# Problem details:
Answer with a single number: the count of lines below that hold "robot".
++++++
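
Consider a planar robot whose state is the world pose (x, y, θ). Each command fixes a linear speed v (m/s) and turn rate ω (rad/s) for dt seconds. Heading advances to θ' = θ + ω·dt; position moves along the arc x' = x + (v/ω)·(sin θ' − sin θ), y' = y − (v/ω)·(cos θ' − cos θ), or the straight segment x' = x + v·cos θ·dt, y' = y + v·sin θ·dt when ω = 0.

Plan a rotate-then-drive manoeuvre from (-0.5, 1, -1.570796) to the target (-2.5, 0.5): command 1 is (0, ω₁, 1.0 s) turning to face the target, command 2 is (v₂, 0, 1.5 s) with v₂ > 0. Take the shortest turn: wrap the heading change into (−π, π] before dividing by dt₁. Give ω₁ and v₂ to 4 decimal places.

heading to target = atan2(0.5−1, -2.5−-0.5) = -2.8966
Δθ = wrap(-2.8966 − -1.5708) = -1.3258; ω₁ = Δθ/dt₁ = -1.3258
distance = √((-2.5−-0.5)² + (0.5−1)²) = 2.0616; v₂ = distance/dt₂ = 1.3744

ω₁ = -1.3258, v₂ = 1.3744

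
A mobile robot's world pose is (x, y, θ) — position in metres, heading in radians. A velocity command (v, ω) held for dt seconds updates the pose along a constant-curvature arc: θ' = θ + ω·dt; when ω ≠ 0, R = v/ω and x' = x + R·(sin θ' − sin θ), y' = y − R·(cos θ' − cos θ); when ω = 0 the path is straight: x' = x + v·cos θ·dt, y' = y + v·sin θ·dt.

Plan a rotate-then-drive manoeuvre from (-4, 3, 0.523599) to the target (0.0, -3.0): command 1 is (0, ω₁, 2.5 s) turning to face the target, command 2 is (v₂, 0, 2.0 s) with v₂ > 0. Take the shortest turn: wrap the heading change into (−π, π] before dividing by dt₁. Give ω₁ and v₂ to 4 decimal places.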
++++++
# Result:
2